== WORK REQUIRED ==
The whole of the data is to be reproduced exactly.

== THE RECORDS ==
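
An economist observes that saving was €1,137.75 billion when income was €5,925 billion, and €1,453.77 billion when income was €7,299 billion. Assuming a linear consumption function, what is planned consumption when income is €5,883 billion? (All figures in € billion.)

MPS = ΔS/ΔY = (1453.77 − 1137.75)/(7299 − 5925) = 316.02/1374 = 0.23
MPC = 1 − MPS = 0.77
Autonomous saving = 1137.75 − 0.23(5925) = -225, so a = 225
C = 225 + 0.77(5883) = 225 + 4529.91 = 4754.91

C = 4754.91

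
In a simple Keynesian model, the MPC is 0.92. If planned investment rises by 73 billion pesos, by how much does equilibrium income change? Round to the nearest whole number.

ΔY ≈ 913

The multiplier is 1/(1 − MPC) = 1/0.08.
ΔY = 73/0.08 = 912.50 ≈ 913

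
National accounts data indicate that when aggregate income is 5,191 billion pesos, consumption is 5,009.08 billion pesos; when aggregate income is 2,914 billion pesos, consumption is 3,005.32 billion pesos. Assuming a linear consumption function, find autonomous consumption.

a = 441

MPC = ΔC/ΔY = (5009.08 − 3005.32)/(5191 − 2914) = 2003.76/2277 = 0.88
a = C − MPC·Y = 3005.32 − 0.88(2914) = 3005.32 − 2564.32 = 441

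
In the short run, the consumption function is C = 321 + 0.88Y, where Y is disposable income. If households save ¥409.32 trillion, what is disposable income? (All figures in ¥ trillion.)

Y = 6086

S = Y − C = -321 + 0.12Y
-321 + 0.12Y = 409.32, so 0.12Y = 730.32 and Y = 6086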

== EXERCISE RESULT ==
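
An economist observes that saving was €1,137.75 billion when income was €5,925 billion, and €1,453.77 billion when income was €7,299 billion. Assuming a linear consumption function, what is planned consumption when income is €5,883 billion? (All figures in € billion.)

MPS = ΔS/ΔY = (1453.77 − 1137.75)/(7299 − 5925) = 316.02/1374 = 0.23
MPC = 1 − MPS = 0.77
Autonomous saving = 1137.75 − 0.23(5925) = -225, so a = 225
C = 225 + 0.77(5883) = 225 + 4529.91 = 4754.91

C = 4754.91

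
In a simple Keynesian model, the MPC is 0.92. If planned investment rises by 73 billion pesos, by how much does equilibrium income change? Round to the nearest whole number.

ΔY ≈ 913

The multiplier is 1/(1 − MPC) = 1/0.08.
ΔY = 73/0.08 = 912.50 ≈ 913

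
National accounts data indicate that when aggregate income is 5,191 billion pesos, consumption is 5,009.08 billion pesos; when aggregate income is 2,914 billion pesos, consumption is 3,005.32 billion pesos. Assuming a linear consumption function, find autonomous consumption.

a = 441

MPC = ΔC/ΔY = (5009.08 − 3005.32)/(5191 − 2914) = 2003.76/2277 = 0.88
a = C − MPC·Y = 3005.32 − 0.88(2914) = 3005.32 − 2564.32 = 441

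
In the short run, the consumption function is C = 321 + 0.88Y, where Y is disposable income. If households save ¥409.32 trillion, what is disposable income? (All figures in ¥ trillion.)

Y = 6086

S = Y − C = -321 + 0.12Y
-321 + 0.12Y = 409.32, so 0.12Y = 730.32 and Y = 6086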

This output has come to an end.